**Your task:** An exact copy of each record is required.

**Provided material:**
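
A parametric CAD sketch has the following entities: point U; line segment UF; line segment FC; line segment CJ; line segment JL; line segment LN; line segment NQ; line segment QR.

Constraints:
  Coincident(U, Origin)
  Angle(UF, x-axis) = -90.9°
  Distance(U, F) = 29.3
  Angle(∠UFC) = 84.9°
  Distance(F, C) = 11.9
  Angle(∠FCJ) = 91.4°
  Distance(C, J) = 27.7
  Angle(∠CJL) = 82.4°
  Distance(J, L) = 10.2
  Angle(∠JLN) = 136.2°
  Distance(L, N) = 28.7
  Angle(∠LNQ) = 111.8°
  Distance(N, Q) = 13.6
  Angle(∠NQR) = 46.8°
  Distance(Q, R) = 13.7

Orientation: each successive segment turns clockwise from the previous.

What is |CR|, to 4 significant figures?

18.01

∠LNQ = 111.8° gives NQ at -124.2° from the x-axis; with |NQ| = 13.6, Q = (8.301, -37.64). ∠NQR = 46.8° gives QR at 102.6° from the x-axis; with |QR| = 13.7, R = (5.312, -24.27). Then |CR| = |R − C| = 18.01.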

**Answer to this exercise:**
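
A parametric CAD sketch has the following entities: point U; line segment UF; line segment FC; line segment CJ; line segment JL; line segment LN; line segment NQ; line segment QR.

Constraints:
  Coincident(U, Origin)
  Angle(UF, x-axis) = -90.9°
  Distance(U, F) = 29.3
  Angle(∠UFC) = 84.9°
  Distance(F, C) = 11.9
  Angle(∠FCJ) = 91.4°
  Distance(C, J) = 27.7
  Angle(∠CJL) = 82.4°
  Distance(J, L) = 10.2
  Angle(∠JLN) = 136.2°
  Distance(L, N) = 28.7
  Angle(∠LNQ) = 111.8°
  Distance(N, Q) = 13.6
  Angle(∠NQR) = 46.8°
  Distance(Q, R) = 13.7

Orientation: each successive segment turns clockwise from the previous.

What is |CR|, to 4 significant figures?

18.01

∠LNQ = 111.8° gives NQ at -124.2° from the x-axis; with |NQ| = 13.6, Q = (8.301, -37.64). ∠NQR = 46.8° gives QR at 102.6° from the x-axis; with |QR| = 13.7, R = (5.312, -24.27). Then |CR| = |R − C| = 18.01.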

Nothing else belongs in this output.